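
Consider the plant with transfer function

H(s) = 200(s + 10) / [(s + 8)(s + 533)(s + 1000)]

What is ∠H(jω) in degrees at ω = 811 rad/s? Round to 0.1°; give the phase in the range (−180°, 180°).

-95.9°

At s = jω = j811:
zero (s+10): 10 + j811 → |·| = √(10²+811²) = √657821 ≈ 811.06, ∠ = arctan(811/10) ≈ 89.29°
pole (s+8): 8 + j811 → |·| = √(8²+811²) = √657785 ≈ 811.04, ∠ = arctan(811/8) ≈ 89.43°
pole (s+533): 533 + j811 → |·| = √(533²+811²) = √941810 ≈ 970.47, ∠ = arctan(811/533) ≈ 56.69°
pole (s+1000): 1000 + j811 → |·| = √(1000²+811²) = √1657721 ≈ 1287.5, ∠ = arctan(811/1000) ≈ 39.04°
∠H = 89.29° − 185.16° = -95.87°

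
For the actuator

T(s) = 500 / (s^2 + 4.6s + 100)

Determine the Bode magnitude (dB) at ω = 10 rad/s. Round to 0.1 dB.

At s = jω = j10:
quadratic: (j10)² + 4.6·j10 + 100 = 0 + j46 → |·| ≈ 46, ∠ ≈ 90.00°
|T| = 500 / 46 ≈ 10.87
Gain = 20 log₁₀(10.87) ≈ 20.72 dB

20.7 dB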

▸ **Exercise brief**: Copy the data exactly as it was presented.

▸ **Exercise answer**:
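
Consider the plant with transfer function

H(s) = 200(s + 10) / [(s + 8)(s + 533)(s + 1000)]

What is ∠H(jω) in degrees at ω = 811 rad/s? Round to 0.1°; give the phase in the range (−180°, 180°).

-95.9°

At s = jω = j811:
zero (s+10): 10 + j811 → |·| = √(10²+811²) = √657821 ≈ 811.06, ∠ = arctan(811/10) ≈ 89.29°
pole (s+8): 8 + j811 → |·| = √(8²+811²) = √657785 ≈ 811.04, ∠ = arctan(811/8) ≈ 89.43°
pole (s+533): 533 + j811 → |·| = √(533²+811²) = √941810 ≈ 970.47, ∠ = arctan(811/533) ≈ 56.69°
pole (s+1000): 1000 + j811 → |·| = √(1000²+811²) = √1657721 ≈ 1287.5, ∠ = arctan(811/1000) ≈ 39.04°
∠H = 89.29° − 185.16° = -95.87°

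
For the actuator

T(s) = 500 / (s^2 + 4.6s + 100)

Determine the Bode magnitude (dB) at ω = 10 rad/s. Round to 0.1 dB.

At s = jω = j10:
quadratic: (j10)² + 4.6·j10 + 100 = 0 + j46 → |·| ≈ 46, ∠ ≈ 90.00°
|T| = 500 / 46 ≈ 10.87
Gain = 20 log₁₀(10.87) ≈ 20.72 dB

20.7 dB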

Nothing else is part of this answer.